[YOUR INSTRUCTIONS]
Retype, exactly as they appear below, the lines between the line holding "Let J be the" and the line holding "3·a^2 + 4·a·b^2 - a·b - b^2 + 2 = 0", both ends included.

[Extracted records]
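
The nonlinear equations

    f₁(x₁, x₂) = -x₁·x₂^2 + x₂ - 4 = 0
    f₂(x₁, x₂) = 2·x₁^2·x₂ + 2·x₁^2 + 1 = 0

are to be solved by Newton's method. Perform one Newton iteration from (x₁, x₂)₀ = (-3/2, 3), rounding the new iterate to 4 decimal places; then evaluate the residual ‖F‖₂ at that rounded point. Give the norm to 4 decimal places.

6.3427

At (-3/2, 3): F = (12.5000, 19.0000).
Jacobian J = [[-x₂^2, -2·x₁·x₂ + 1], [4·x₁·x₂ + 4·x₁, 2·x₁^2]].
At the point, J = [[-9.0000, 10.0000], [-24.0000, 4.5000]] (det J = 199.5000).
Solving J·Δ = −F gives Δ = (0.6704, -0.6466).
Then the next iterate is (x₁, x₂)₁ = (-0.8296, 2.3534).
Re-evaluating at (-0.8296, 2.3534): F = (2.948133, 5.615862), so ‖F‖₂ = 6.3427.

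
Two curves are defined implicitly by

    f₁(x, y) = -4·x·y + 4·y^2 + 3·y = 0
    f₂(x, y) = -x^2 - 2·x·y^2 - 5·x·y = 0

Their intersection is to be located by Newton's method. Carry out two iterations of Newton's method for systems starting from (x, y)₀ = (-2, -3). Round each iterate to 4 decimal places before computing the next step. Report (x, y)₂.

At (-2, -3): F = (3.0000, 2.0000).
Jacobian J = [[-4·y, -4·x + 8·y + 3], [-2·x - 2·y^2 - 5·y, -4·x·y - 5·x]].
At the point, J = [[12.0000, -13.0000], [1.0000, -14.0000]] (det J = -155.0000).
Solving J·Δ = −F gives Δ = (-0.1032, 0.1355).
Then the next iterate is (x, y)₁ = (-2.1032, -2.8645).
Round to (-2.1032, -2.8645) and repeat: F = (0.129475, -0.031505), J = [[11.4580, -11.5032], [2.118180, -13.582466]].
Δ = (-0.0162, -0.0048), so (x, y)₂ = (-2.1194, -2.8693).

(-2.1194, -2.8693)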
==
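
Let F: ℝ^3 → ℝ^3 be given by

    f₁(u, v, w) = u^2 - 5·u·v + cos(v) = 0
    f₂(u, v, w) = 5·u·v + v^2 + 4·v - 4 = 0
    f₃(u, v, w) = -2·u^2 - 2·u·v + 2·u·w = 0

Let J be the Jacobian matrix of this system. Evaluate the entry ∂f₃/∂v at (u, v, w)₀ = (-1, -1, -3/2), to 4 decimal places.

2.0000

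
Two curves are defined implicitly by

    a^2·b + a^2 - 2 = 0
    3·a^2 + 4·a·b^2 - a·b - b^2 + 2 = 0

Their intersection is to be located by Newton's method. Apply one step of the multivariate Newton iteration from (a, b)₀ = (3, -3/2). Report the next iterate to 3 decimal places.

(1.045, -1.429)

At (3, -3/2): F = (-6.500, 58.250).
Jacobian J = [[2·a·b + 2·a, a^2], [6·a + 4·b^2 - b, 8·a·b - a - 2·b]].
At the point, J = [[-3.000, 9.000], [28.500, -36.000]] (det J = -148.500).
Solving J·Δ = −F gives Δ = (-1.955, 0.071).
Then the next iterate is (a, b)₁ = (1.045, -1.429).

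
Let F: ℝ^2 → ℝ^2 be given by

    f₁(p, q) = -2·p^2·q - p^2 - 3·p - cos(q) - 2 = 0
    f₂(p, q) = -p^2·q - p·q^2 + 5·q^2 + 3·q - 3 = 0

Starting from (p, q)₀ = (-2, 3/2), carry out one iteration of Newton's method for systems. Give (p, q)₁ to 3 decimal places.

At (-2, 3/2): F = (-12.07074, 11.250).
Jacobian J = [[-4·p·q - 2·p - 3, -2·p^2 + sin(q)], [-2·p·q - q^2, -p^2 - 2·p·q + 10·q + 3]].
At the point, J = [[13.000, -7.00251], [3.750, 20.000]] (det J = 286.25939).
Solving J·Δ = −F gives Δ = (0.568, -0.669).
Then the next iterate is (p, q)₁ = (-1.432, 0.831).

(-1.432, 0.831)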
--
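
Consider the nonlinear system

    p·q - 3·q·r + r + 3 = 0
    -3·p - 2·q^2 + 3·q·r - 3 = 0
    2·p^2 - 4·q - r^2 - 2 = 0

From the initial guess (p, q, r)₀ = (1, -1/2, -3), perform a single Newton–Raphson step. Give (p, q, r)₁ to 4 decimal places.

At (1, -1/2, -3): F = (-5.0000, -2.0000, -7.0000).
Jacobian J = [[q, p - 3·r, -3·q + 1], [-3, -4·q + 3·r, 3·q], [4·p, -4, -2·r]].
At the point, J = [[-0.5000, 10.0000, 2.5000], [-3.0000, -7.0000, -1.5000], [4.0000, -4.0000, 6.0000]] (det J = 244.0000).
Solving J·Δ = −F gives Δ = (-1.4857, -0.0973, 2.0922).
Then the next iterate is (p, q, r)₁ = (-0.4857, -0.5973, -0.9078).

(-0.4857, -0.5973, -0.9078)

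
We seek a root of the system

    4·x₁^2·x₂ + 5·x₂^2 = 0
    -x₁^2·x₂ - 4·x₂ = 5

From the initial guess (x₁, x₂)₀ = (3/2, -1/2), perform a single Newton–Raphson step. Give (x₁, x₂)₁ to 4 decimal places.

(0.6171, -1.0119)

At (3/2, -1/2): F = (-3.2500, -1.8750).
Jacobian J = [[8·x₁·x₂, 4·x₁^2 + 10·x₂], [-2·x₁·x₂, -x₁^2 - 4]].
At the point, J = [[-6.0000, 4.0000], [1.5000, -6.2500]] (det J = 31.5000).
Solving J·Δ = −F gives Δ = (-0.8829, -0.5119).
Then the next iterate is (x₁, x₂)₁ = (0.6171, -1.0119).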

[THE ANSWER]
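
Let J be the Jacobian matrix of this system. Evaluate the entry ∂f₃/∂v at (u, v, w)₀ = (-1, -1, -3/2), to 4 decimal places.

2.0000

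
Two curves are defined implicitly by

    a^2·b + a^2 - 2 = 0
    3·a^2 + 4·a·b^2 - a·b - b^2 + 2 = 0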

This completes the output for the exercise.